** DATASET follows **

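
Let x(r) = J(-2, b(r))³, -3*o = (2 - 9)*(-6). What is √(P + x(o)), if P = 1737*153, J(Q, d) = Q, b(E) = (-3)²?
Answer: √265753 ≈ 515.51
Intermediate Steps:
b(E) = 9
o = -14 (o = -(2 - 9)*(-6)/3 = -(-7)*(-6)/3 = -⅓*42 = -14)
P = 265761
x(r) = -8 (x(r) = (-2)³ = -8)
√(P + x(o)) = √(265761 - 8) = √265753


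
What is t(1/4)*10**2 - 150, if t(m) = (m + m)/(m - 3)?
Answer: -1850/11 ≈ -168.18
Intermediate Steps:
t(m) = 2*m/(-3 + m) (t(m) = (2*m)/(-3 + m) = 2*m/(-3 + m))
t(1/4)*10**2 - 150 = (2/(4*(-3 + 1/4)))*10**2 - 150 = (2*(1/4)/(-3 + 1/4))*100 - 150 = (2*(1/4)/(-11/4))*100 - 150 = (2*(1/4)*(-4/11))*100 - 150 = -2/11*100 - 150 = -200/11 - 150 = -1850/11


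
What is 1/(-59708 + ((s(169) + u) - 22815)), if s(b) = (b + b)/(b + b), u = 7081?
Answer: -1/75441 ≈ -1.3255e-5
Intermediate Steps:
s(b) = 1 (s(b) = (2*b)/((2*b)) = (2*b)*(1/(2*b)) = 1)
1/(-59708 + ((s(169) + u) - 22815)) = 1/(-59708 + ((1 + 7081) - 22815)) = 1/(-59708 + (7082 - 22815)) = 1/(-59708 - 15733) = 1/(-75441) = -1/75441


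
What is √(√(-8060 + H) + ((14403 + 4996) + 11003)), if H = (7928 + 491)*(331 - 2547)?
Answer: √(30402 + 2*I*√4666141) ≈ 174.8 + 12.358*I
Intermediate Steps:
H = -18656504 (H = 8419*(-2216) = -18656504)
√(√(-8060 + H) + ((14403 + 4996) + 11003)) = √(√(-8060 - 18656504) + ((14403 + 4996) + 11003)) = √(√(-18664564) + (19399 + 11003)) = √(2*I*√4666141 + 30402) = √(30402 + 2*I*√4666141)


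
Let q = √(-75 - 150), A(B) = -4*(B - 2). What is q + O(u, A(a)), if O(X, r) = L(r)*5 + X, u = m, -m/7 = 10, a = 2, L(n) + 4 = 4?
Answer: -70 + 15*I ≈ -70.0 + 15.0*I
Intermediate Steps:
L(n) = 0 (L(n) = -4 + 4 = 0)
A(B) = 8 - 4*B (A(B) = -4*(-2 + B) = 8 - 4*B)
m = -70 (m = -7*10 = -70)
u = -70
O(X, r) = X (O(X, r) = 0*5 + X = 0 + X = X)
q = 15*I (q = √(-225) = 15*I ≈ 15.0*I)
q + O(u, A(a)) = 15*I - 70 = -70 + 15*I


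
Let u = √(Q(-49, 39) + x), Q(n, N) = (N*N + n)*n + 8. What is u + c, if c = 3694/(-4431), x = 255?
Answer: -3694/4431 + 3*I*√7985 ≈ -0.83367 + 268.08*I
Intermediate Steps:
c = -3694/4431 (c = 3694*(-1/4431) = -3694/4431 ≈ -0.83367)
Q(n, N) = 8 + n*(n + N²) (Q(n, N) = (N² + n)*n + 8 = (n + N²)*n + 8 = n*(n + N²) + 8 = 8 + n*(n + N²))
u = 3*I*√7985 (u = √((8 + (-49)² - 49*39²) + 255) = √((8 + 2401 - 49*1521) + 255) = √((8 + 2401 - 74529) + 255) = √(-72120 + 255) = √(-71865) = 3*I*√7985 ≈ 268.08*I)
u + c = 3*I*√7985 - 3694/4431 = -3694/4431 + 3*I*√7985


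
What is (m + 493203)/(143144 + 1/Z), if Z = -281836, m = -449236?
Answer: 12391483412/40343132383 ≈ 0.30715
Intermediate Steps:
(m + 493203)/(143144 + 1/Z) = (-449236 + 493203)/(143144 + 1/(-281836)) = 43967/(143144 - 1/281836) = 43967/(40343132383/281836) = 43967*(281836/40343132383) = 12391483412/40343132383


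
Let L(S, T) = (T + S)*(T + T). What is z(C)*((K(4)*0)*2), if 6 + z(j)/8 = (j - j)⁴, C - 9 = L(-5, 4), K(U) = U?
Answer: 0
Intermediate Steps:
L(S, T) = 2*T*(S + T) (L(S, T) = (S + T)*(2*T) = 2*T*(S + T))
C = 1 (C = 9 + 2*4*(-5 + 4) = 9 + 2*4*(-1) = 9 - 8 = 1)
z(j) = -48 (z(j) = -48 + 8*(j - j)⁴ = -48 + 8*0⁴ = -48 + 8*0 = -48 + 0 = -48)
z(C)*((K(4)*0)*2) = -48*4*0*2 = -0*2 = -48*0 = 0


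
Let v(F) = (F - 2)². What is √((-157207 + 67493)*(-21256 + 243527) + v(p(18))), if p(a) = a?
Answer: I*√19940820238 ≈ 1.4121e+5*I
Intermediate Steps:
v(F) = (-2 + F)²
√((-157207 + 67493)*(-21256 + 243527) + v(p(18))) = √((-157207 + 67493)*(-21256 + 243527) + (-2 + 18)²) = √(-89714*222271 + 16²) = √(-19940820494 + 256) = √(-19940820238) = I*√19940820238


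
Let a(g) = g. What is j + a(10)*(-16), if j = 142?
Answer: -18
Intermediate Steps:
j + a(10)*(-16) = 142 + 10*(-16) = 142 - 160 = -18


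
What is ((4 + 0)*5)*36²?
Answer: 25920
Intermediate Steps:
((4 + 0)*5)*36² = (4*5)*1296 = 20*1296 = 25920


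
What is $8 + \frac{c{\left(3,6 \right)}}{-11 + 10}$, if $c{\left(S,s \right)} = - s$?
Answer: $14$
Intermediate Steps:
$8 + \frac{c{\left(3,6 \right)}}{-11 + 10} = 8 + \frac{\left(-1\right) 6}{-11 + 10} = 8 - \frac{6}{-1} = 8 - -6 = 8 + 6 = 14$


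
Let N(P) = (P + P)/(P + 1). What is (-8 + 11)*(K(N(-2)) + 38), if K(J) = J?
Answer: 126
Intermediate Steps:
N(P) = 2*P/(1 + P) (N(P) = (2*P)/(1 + P) = 2*P/(1 + P))
(-8 + 11)*(K(N(-2)) + 38) = (-8 + 11)*(2*(-2)/(1 - 2) + 38) = 3*(2*(-2)/(-1) + 38) = 3*(2*(-2)*(-1) + 38) = 3*(4 + 38) = 3*42 = 126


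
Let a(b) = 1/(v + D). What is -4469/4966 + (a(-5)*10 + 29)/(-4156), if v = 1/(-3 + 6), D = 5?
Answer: -74905957/82554784 ≈ -0.90735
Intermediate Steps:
v = 1/3 ≈ 0.33333
a(b) = 3/16 (a(b) = 1/(1/3 + 5) = 1/(16/3) = 3/16)
-4469/4966 + (a(-5)*10 + 29)/(-4156) = -4469/4966 + ((3/16)*10 + 29)/(-4156) = -4469*1/4966 + (15/8 + 29)*(-1/4156) = -4469/4966 + (247/8)*(-1/4156) = -4469/4966 - 247/33248 = -74905957/82554784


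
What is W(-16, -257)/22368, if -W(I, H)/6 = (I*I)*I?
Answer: 256/233 ≈ 1.0987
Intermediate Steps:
W(I, H) = -6*I³ (W(I, H) = -6*I*I*I = -6*I²*I = -6*I³)
W(-16, -257)/22368 = -6*(-16)³/22368 = -6*(-4096)*(1/22368) = 24576*(1/22368) = 256/233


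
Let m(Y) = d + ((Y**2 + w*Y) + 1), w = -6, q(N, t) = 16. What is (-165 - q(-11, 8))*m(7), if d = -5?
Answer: -543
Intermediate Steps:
m(Y) = -4 + Y**2 - 6*Y (m(Y) = -5 + ((Y**2 - 6*Y) + 1) = -5 + (1 + Y**2 - 6*Y) = -4 + Y**2 - 6*Y)
(-165 - q(-11, 8))*m(7) = (-165 - 1*16)*(-4 + 7**2 - 6*7) = (-165 - 16)*(-4 + 49 - 42) = -181*3 = -543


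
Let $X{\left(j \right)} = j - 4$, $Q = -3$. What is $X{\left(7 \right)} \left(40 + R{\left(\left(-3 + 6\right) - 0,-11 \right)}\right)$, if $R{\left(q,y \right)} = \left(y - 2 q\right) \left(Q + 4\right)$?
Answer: $69$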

** End of DATASET **

* _ABOUT THIS EXERCISE_:
Copy out, exactly and alone, the lines of the entries above between the ones holding "What is $8 +" and "Answer: -74905957/82554784 ≈ -0.90735", inclusive.

* _ANSWER BOX_:
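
What is $8 + \frac{c{\left(3,6 \right)}}{-11 + 10}$, if $c{\left(S,s \right)} = - s$?
Answer: $14$
Intermediate Steps:
$8 + \frac{c{\left(3,6 \right)}}{-11 + 10} = 8 + \frac{\left(-1\right) 6}{-11 + 10} = 8 - \frac{6}{-1} = 8 - -6 = 8 + 6 = 14$


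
Let N(P) = (P + P)/(P + 1). What is (-8 + 11)*(K(N(-2)) + 38), if K(J) = J?
Answer: 126
Intermediate Steps:
N(P) = 2*P/(1 + P) (N(P) = (2*P)/(1 + P) = 2*P/(1 + P))
(-8 + 11)*(K(N(-2)) + 38) = (-8 + 11)*(2*(-2)/(1 - 2) + 38) = 3*(2*(-2)/(-1) + 38) = 3*(2*(-2)*(-1) + 38) = 3*(4 + 38) = 3*42 = 126


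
Let a(b) = 1/(v + D). What is -4469/4966 + (a(-5)*10 + 29)/(-4156), if v = 1/(-3 + 6), D = 5?
Answer: -74905957/82554784 ≈ -0.90735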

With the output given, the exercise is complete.